**Exercise**
Please return the full listing below without altering anything.
= Beginning of Section =
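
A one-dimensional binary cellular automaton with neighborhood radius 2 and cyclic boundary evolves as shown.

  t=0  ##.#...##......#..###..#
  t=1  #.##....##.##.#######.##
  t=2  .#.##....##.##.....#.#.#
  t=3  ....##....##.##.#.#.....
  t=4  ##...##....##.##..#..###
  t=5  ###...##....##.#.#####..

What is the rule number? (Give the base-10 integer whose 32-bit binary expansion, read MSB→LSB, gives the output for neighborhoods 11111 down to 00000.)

1562145429

  ##### -> .   bit 31 = 0  t=1,i=16
  ####. -> #   bit 30 = 1  t=1,i=19
  ###.# -> .   bit 29 = 0  t=0,i=1
  ###.. -> #   bit 28 = 1  t=0,i=20
  ##.## -> #   bit 27 = 1  t=1,i=1
  ##.#. -> #   bit 26 = 1  t=0,i=2
  ##..# -> .   bit 25 = 0  t=0,i=21
  ##... -> #   bit 24 = 1  t=0,i=9
  #.### -> .   bit 23 = 0  t=1,i=14
  #.##. -> .   bit 22 = 0  t=1,i=2
  #.#.# -> .   bit 21 = 0  t=2,i=1
  #.#.. -> #   bit 20 = 1  t=0,i=3
  #..## -> #   bit 19 = 1  t=0,i=17
  #..#. -> #   bit 18 = 1  t=4,i=17
  #...# -> .   bit 17 = 0  t=0,i=5
  #.... -> .   bit 16 = 0  t=0,i=10
  .#### -> .   bit 15 = 0  t=1,i=15
  .###. -> #   bit 14 = 1  t=0,i=0
  .##.# -> #   bit 13 = 1  t=1,i=9
  .##.. -> #   bit 12 = 1  t=0,i=8
  .#.## -> .   bit 11 = 0  t=2,i=2
  .#.#. -> .   bit 10 = 0  t=2,i=0
  .#..# -> #   bit 9 = 1  t=0,i=16
  .#... -> .   bit 8 = 0  t=0,i=4
  ..### -> #   bit 7 = 1  t=0,i=18
  ..##. -> .   bit 6 = 0  t=0,i=7
  ..#.# -> .   bit 5 = 0  t=2,i=19
  ..#.. -> #   bit 4 = 1  t=0,i=15
  ...## -> .   bit 3 = 0  t=0,i=6
  ...#. -> #   bit 2 = 1  t=0,i=14
  ....# -> .   bit 1 = 0  t=0,i=13
  ..... -> #   bit 0 = 1  t=0,i=11
  bits 01011101000111000111001010010101 = 1562145429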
= End of Section =
**Problem solution**
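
A one-dimensional binary cellular automaton with neighborhood radius 2 and cyclic boundary evolves as shown.

  t=0  ##.#...##......#..###..#
  t=1  #.##....##.##.#######.##
  t=2  .#.##....##.##.....#.#.#
  t=3  ....##....##.##.#.#.....
  t=4  ##...##....##.##..#..###
  t=5  ###...##....##.#.#####..

What is the rule number? (Give the base-10 integer whose 32-bit binary expansion, read MSB→LSB, gives the output for neighborhoods 11111 down to 00000.)

1562145429

  ##### -> .   bit 31 = 0  t=1,i=16
  ####. -> #   bit 30 = 1  t=1,i=19
  ###.# -> .   bit 29 = 0  t=0,i=1
  ###.. -> #   bit 28 = 1  t=0,i=20
  ##.## -> #   bit 27 = 1  t=1,i=1
  ##.#. -> #   bit 26 = 1  t=0,i=2
  ##..# -> .   bit 25 = 0  t=0,i=21
  ##... -> #   bit 24 = 1  t=0,i=9
  #.### -> .   bit 23 = 0  t=1,i=14
  #.##. -> .   bit 22 = 0  t=1,i=2
  #.#.# -> .   bit 21 = 0  t=2,i=1
  #.#.. -> #   bit 20 = 1  t=0,i=3
  #..## -> #   bit 19 = 1  t=0,i=17
  #..#. -> #   bit 18 = 1  t=4,i=17
  #...# -> .   bit 17 = 0  t=0,i=5
  #.... -> .   bit 16 = 0  t=0,i=10
  .#### -> .   bit 15 = 0  t=1,i=15
  .###. -> #   bit 14 = 1  t=0,i=0
  .##.# -> #   bit 13 = 1  t=1,i=9
  .##.. -> #   bit 12 = 1  t=0,i=8
  .#.## -> .   bit 11 = 0  t=2,i=2
  .#.#. -> .   bit 10 = 0  t=2,i=0
  .#..# -> #   bit 9 = 1  t=0,i=16
  .#... -> .   bit 8 = 0  t=0,i=4
  ..### -> #   bit 7 = 1  t=0,i=18
  ..##. -> .   bit 6 = 0  t=0,i=7
  ..#.# -> .   bit 5 = 0  t=2,i=19
  ..#.. -> #   bit 4 = 1  t=0,i=15
  ...## -> .   bit 3 = 0  t=0,i=6
  ...#. -> #   bit 2 = 1  t=0,i=14
  ....# -> .   bit 1 = 0  t=0,i=13
  ..... -> #   bit 0 = 1  t=0,i=11
  bits 01011101000111000111001010010101 = 1562145429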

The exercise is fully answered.